= Required work =
Give back the records in their entirety, exactly.

[Records supplied — start]

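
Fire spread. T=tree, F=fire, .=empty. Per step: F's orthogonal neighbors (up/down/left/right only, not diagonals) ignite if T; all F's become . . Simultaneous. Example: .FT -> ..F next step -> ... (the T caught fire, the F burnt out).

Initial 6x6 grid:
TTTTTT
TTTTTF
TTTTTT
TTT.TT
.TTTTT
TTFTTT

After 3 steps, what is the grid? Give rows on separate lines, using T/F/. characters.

Step 1: 6 trees catch fire, 2 burn out
  TTTTTF
  TTTTF.
  TTTTTF
  TTT.TT
  .TFTTT
  TF.FTT
Step 2: 9 trees catch fire, 6 burn out
  TTTTF.
  TTTF..
  TTTTF.
  TTF.TF
  .F.FTT
  F...FT
Step 3: 9 trees catch fire, 9 burn out
  TTTF..
  TTF...
  TTFF..
  TF..F.
  ....FF
  .....F

TTTF..
TTF...
TTFF..
TF..F.
....FF
.....F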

[Records supplied — finish]

= Output for this task =
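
Fire spread. T=tree, F=fire, .=empty. Per step: F's orthogonal neighbors (up/down/left/right only, not diagonals) ignite if T; all F's become . . Simultaneous. Example: .FT -> ..F next step -> ... (the T caught fire, the F burnt out).

Initial 6x6 grid:
TTTTTT
TTTTTF
TTTTTT
TTT.TT
.TTTTT
TTFTTT

After 3 steps, what is the grid? Give rows on separate lines, using T/F/. characters.

Step 1: 6 trees catch fire, 2 burn out
  TTTTTF
  TTTTF.
  TTTTTF
  TTT.TT
  .TFTTT
  TF.FTT
Step 2: 9 trees catch fire, 6 burn out
  TTTTF.
  TTTF..
  TTTTF.
  TTF.TF
  .F.FTT
  F...FT
Step 3: 9 trees catch fire, 9 burn out
  TTTF..
  TTF...
  TTFF..
  TF..F.
  ....FF
  .....F

TTTF..
TTF...
TTFF..
TF..F.
....FF
.....F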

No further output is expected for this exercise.